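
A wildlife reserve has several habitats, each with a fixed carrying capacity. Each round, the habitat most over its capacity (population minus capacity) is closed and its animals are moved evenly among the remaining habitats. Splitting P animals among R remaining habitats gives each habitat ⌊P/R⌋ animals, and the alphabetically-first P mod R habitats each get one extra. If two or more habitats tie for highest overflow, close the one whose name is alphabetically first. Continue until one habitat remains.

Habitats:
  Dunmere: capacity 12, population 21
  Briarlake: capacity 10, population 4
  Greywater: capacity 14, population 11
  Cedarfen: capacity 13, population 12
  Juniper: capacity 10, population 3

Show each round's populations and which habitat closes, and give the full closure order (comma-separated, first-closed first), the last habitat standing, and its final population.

Closure order: Dunmere, Cedarfen, Greywater, Briarlake
Last habitat: Juniper with 51 animals

Round 1: Briarlake=4 Cedarfen=12 Dunmere=21 Greywater=11 Juniper=3 → close Dunmere (overflow 9)
  21÷4 = 5 each, +1 to first 1
Round 2: Briarlake=10 Cedarfen=17 Greywater=16 Juniper=8 → close Cedarfen (overflow 4)
  17÷3 = 5 each, +1 to first 2
Round 3: Briarlake=16 Greywater=22 Juniper=13 → close Greywater (overflow 8)
  22÷2 = 11 each, +1 to first 0
Round 4: Briarlake=27 Juniper=24 → close Briarlake (overflow 17)
  27÷1 = 27 each, +1 to first 0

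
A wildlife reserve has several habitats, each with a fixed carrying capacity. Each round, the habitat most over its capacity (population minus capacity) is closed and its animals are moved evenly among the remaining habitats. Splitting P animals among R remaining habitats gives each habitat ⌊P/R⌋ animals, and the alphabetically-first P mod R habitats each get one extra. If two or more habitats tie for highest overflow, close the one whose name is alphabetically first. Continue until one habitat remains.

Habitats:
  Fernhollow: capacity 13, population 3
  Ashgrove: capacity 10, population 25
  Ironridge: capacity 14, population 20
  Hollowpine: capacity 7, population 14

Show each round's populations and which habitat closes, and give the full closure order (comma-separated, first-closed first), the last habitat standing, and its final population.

Closure order: Ashgrove, Hollowpine, Ironridge
Last habitat: Fernhollow with 62 animals

Round 1: Ashgrove=25 Fernhollow=3 Hollowpine=14 Ironridge=20 → close Ashgrove (overflow 15)
  25÷3 = 8 each, +1 to first 1
Round 2: Fernhollow=12 Hollowpine=22 Ironridge=28 → close Hollowpine (overflow 15)
  22÷2 = 11 each, +1 to first 0
Round 3: Fernhollow=23 Ironridge=39 → close Ironridge (overflow 25)
  39÷1 = 39 each, +1 to first 0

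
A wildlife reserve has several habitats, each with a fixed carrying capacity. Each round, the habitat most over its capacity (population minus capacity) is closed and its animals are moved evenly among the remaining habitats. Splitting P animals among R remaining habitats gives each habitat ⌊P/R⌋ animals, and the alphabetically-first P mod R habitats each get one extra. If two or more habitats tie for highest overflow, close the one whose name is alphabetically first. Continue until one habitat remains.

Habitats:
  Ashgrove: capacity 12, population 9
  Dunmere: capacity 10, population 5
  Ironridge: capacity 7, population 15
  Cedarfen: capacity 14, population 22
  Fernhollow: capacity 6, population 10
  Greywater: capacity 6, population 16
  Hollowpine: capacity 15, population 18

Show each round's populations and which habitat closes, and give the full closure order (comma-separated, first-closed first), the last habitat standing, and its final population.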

== Exercise instructions ==
All entries shown above should be duplicated without a single difference.

== Your solution ==
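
A wildlife reserve has several habitats, each with a fixed carrying capacity. Each round, the habitat most over its capacity (population minus capacity) is closed and its animals are moved evenly among the remaining habitats. Splitting P animals among R remaining habitats gives each habitat ⌊P/R⌋ animals, and the alphabetically-first P mod R habitats each get one extra. If two or more habitats tie for highest overflow, close the one whose name is alphabetically first. Continue until one habitat remains.

Habitats:
  Dunmere: capacity 12, population 21
  Briarlake: capacity 10, population 4
  Greywater: capacity 14, population 11
  Cedarfen: capacity 13, population 12
  Juniper: capacity 10, population 3

Show each round's populations and which habitat closes, and give the full closure order (comma-separated, first-closed first), the last habitat standing, and its final population.

Closure order: Dunmere, Cedarfen, Greywater, Briarlake
Last habitat: Juniper with 51 animals

Round 1: Briarlake=4 Cedarfen=12 Dunmere=21 Greywater=11 Juniper=3 → close Dunmere (overflow 9)
  21÷4 = 5 each, +1 to first 1
Round 2: Briarlake=10 Cedarfen=17 Greywater=16 Juniper=8 → close Cedarfen (overflow 4)
  17÷3 = 5 each, +1 to first 2
Round 3: Briarlake=16 Greywater=22 Juniper=13 → close Greywater (overflow 8)
  22÷2 = 11 each, +1 to first 0
Round 4: Briarlake=27 Juniper=24 → close Briarlake (overflow 17)
  27÷1 = 27 each, +1 to first 0

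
A wildlife reserve has several habitats, each with a fixed carrying capacity. Each round, the habitat most over its capacity (population minus capacity) is closed and its animals are moved evenly among the remaining habitats. Splitting P animals among R remaining habitats gives each habitat ⌊P/R⌋ animals, and the alphabetically-first P mod R habitats each get one extra. If two or more habitats tie for highest overflow, close the one whose name is alphabetically first. Continue until one habitat remains.

Habitats:
  Fernhollow: capacity 13, population 3
  Ashgrove: capacity 10, population 25
  Ironridge: capacity 14, population 20
  Hollowpine: capacity 7, population 14

Show each round's populations and which habitat closes, and give the full closure order (comma-separated, first-closed first), the last habitat standing, and its final population.

Closure order: Ashgrove, Hollowpine, Ironridge
Last habitat: Fernhollow with 62 animals

Round 1: Ashgrove=25 Fernhollow=3 Hollowpine=14 Ironridge=20 → close Ashgrove (overflow 15)
  25÷3 = 8 each, +1 to first 1
Round 2: Fernhollow=12 Hollowpine=22 Ironridge=28 → close Hollowpine (overflow 15)
  22÷2 = 11 each, +1 to first 0
Round 3: Fernhollow=23 Ironridge=39 → close Ironridge (overflow 25)
  39÷1 = 39 each, +1 to first 0

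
A wildlife reserve has several habitats, each with a fixed carrying capacity. Each round, the habitat most over its capacity (population minus capacity) is closed and its animals are moved evenly among the remaining habitats. Splitting P animals among R remaining habitats gives each habitat ⌊P/R⌋ animals, and the alphabetically-first P mod R habitats each get one extra. If two or more habitats tie for highest overflow, close the one whose name is alphabetically first. Continue until one habitat remains.

Habitats:
  Ashgrove: capacity 12, population 9
  Dunmere: capacity 10, population 5
  Ironridge: capacity 7, population 15
  Cedarfen: capacity 14, population 22
  Fernhollow: capacity 6, population 10
  Greywater: capacity 6, population 16
  Hollowpine: capacity 15, population 18

Show each round's populations and which habitat closes, and give the full closure order (comma-separated, first-closed first), the last habitat standing, and its final population.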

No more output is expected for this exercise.